TASK DIRECTIONS
Lines holding the word "variables" are the ones to copy from the data below.

SOURCE MATERIAL
────────────────────────────────────────

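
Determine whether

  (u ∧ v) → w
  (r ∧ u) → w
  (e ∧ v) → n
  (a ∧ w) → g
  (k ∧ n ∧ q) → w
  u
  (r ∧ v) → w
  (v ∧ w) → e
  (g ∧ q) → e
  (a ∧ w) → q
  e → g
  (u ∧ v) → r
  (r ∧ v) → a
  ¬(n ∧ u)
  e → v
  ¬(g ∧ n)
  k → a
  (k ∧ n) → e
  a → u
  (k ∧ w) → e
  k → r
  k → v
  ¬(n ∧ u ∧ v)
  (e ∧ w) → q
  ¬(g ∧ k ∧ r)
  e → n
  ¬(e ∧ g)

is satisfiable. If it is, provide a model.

v: False, n: False, g: True, u: True, k: False, e: False, q: False, a: False, r: False, w: False

Unit clause (u) forces u = True.
In (¬n ∨ ¬u) only ¬n is left, so n = False.
In (¬e ∨ n) only ¬e is left, so e = False.
Try v = True:
  (¬u ∨ ¬v ∨ w) forces w = True.
  clause (e ∨ ¬v ∨ ¬w) is falsified — backtrack.
So v = False.
  then (¬k ∨ v) forces k = False.
Set g = True.
  then (e ∨ ¬g ∨ ¬q) forces q = False.
Set a = False.
Set r = False.
Set w = False.
All clauses satisfied.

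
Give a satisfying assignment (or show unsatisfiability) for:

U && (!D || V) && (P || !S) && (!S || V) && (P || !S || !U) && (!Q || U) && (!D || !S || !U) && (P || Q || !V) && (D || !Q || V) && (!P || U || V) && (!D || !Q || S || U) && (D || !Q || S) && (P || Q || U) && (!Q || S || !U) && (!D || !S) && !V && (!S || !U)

Unit clause (U) forces U = True.
Unit clause (!V) forces V = False.
In (!S || !U) only !S is left, so S = False.
In (!D || V) only !D is left, so D = False.
In (D || !Q || V) only !Q is left, so Q = False.
Set P = True.
All clauses satisfied.

V = False; S = False; D = False; U = True; P = True; Q = False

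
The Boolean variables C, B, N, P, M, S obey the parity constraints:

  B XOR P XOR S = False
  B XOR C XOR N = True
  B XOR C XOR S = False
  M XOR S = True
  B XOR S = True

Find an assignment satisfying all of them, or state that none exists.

C = True; B = True; N = True; P = True; M = True; S = False

B XOR P XOR S = T XOR T XOR F = False ✓
B XOR C XOR N = T XOR T XOR T = True ✓
B XOR C XOR S = T XOR T XOR F = False ✓
M XOR S = T XOR F = True ✓
B XOR S = T XOR F = True ✓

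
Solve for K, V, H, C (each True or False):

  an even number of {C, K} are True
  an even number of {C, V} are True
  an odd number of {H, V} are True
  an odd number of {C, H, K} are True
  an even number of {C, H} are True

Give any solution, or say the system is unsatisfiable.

Unsatisfiable

Adding constraints 2, 3, 5 mod 2: every variable appears an even number of times on the left, so the left side is 0.
But the right sides sum to 1 (mod 2). 0 ≠ 1 — the system is inconsistent.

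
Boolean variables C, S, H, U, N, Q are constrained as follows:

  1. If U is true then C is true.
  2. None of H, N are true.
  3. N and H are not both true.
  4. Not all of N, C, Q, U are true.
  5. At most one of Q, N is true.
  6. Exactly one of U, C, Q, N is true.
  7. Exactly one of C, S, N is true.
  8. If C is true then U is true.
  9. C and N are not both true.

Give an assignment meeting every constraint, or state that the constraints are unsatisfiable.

C = False, S = True, H = False, U = False, N = False, Q = True

  (1) U=F ⇒ C: vacuous ✓
  (2) {H, N}: 0 true — none ✓
  (3) N=F, H=F — not both ✓
  (4) {N, C, Q, U}: 1/4 true — not all ✓
  (5) {Q, N}: 1 true — at most one ✓
  (6) {U, C, Q, N}: 1 true — exactly one ✓
  (7) {C, S, N}: 1 true — exactly one ✓
  (8) C=F ⇒ U: vacuous ✓
  (9) C=F, N=F — not both ✓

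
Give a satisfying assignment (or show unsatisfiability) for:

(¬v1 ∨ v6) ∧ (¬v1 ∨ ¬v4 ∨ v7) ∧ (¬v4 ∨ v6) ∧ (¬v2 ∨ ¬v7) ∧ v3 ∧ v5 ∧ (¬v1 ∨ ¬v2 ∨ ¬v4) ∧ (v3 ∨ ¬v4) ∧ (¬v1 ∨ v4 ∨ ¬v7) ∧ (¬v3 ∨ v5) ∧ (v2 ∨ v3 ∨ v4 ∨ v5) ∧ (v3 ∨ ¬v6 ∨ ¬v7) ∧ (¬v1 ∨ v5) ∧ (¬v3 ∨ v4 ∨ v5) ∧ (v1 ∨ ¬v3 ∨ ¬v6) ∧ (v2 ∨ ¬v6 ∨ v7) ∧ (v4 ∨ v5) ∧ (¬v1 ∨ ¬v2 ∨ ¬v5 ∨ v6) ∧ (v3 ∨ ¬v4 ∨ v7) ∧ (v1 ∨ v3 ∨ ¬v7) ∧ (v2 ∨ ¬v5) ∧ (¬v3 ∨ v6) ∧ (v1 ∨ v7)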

────────────────────────────────────────

RESULT
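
The Boolean variables C, B, N, P, M, S obey the parity constraints:
Boolean variables C, S, H, U, N, Q are constrained as follows: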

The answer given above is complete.